### INSTRUCTIONS TO FOLLOW
Please return every line of the records that contains the word "known".

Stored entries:
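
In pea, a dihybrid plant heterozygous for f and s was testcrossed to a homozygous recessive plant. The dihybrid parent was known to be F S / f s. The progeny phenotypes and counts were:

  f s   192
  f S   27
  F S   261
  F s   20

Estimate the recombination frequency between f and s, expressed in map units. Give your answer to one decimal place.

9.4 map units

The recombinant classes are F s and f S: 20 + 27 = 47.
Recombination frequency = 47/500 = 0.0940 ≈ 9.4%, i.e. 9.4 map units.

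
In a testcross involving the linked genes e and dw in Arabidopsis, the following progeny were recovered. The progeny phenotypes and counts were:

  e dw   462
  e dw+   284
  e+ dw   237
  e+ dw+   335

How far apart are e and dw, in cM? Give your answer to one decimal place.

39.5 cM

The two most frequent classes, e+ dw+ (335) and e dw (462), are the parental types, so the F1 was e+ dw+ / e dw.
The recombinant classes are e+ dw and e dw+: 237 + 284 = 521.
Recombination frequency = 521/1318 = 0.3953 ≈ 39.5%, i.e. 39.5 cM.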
--
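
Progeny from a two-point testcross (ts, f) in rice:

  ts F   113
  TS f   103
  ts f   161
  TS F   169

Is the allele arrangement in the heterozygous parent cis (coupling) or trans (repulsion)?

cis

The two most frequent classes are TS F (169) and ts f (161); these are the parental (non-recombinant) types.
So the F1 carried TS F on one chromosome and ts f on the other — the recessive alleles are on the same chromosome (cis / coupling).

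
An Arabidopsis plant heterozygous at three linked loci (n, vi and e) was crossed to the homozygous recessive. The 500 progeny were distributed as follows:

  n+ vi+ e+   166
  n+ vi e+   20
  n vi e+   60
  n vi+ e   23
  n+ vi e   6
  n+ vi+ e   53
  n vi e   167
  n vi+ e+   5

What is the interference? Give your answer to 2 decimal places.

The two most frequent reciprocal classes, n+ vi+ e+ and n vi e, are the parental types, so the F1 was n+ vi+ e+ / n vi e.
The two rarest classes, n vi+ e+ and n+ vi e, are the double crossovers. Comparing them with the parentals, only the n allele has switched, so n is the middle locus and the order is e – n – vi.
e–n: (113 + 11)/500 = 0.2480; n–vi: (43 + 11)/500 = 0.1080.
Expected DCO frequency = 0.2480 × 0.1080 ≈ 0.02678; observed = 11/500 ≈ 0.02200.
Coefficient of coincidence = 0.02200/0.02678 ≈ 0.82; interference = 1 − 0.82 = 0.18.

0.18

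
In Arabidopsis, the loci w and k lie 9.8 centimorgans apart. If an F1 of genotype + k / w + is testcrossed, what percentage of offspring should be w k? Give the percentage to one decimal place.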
---
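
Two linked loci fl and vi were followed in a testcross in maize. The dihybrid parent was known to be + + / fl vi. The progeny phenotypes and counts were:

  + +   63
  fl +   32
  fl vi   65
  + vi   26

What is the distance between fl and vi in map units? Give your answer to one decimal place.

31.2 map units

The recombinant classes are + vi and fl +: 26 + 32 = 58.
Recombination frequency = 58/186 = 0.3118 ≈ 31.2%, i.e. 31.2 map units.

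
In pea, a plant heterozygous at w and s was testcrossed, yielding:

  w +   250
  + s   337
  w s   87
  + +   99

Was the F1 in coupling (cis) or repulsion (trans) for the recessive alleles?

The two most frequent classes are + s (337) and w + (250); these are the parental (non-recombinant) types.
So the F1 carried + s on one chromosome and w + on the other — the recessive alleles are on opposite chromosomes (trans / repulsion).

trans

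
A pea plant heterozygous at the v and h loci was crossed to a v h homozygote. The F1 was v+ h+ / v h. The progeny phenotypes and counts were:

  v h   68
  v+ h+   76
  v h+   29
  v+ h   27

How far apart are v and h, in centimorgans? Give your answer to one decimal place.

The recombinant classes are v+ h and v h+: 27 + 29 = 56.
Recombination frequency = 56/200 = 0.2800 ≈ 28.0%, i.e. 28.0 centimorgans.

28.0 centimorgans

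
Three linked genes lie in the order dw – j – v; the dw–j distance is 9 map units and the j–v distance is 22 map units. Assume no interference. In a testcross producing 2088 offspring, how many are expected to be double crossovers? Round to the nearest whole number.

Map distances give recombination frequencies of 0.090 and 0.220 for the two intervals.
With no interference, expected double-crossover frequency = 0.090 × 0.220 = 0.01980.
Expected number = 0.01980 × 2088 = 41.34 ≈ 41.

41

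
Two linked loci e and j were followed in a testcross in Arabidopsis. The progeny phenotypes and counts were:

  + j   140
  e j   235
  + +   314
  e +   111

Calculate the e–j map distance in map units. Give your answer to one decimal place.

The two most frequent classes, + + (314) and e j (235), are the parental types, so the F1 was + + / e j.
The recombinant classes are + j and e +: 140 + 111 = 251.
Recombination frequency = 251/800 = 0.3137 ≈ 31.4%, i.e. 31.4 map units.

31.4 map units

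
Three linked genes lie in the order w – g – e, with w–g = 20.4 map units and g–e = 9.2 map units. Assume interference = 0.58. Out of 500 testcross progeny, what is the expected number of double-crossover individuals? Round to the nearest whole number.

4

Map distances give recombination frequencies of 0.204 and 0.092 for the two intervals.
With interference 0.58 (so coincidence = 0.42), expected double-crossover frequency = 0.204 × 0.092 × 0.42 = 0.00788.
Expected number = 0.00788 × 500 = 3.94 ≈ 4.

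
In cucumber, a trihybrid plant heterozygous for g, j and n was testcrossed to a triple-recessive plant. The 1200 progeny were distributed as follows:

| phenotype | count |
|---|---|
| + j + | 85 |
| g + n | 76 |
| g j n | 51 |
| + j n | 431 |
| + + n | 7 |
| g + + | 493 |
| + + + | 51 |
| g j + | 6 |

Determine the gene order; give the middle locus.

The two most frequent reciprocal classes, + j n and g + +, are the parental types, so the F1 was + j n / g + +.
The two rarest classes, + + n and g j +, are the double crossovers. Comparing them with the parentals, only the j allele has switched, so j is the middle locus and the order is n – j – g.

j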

### RESULT OF THE TASK
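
In pea, a dihybrid plant heterozygous for f and s was testcrossed to a homozygous recessive plant. The dihybrid parent was known to be F S / f s. The progeny phenotypes and counts were:
Two linked loci fl and vi were followed in a testcross in maize. The dihybrid parent was known to be + + / fl vi. The progeny phenotypes and counts were: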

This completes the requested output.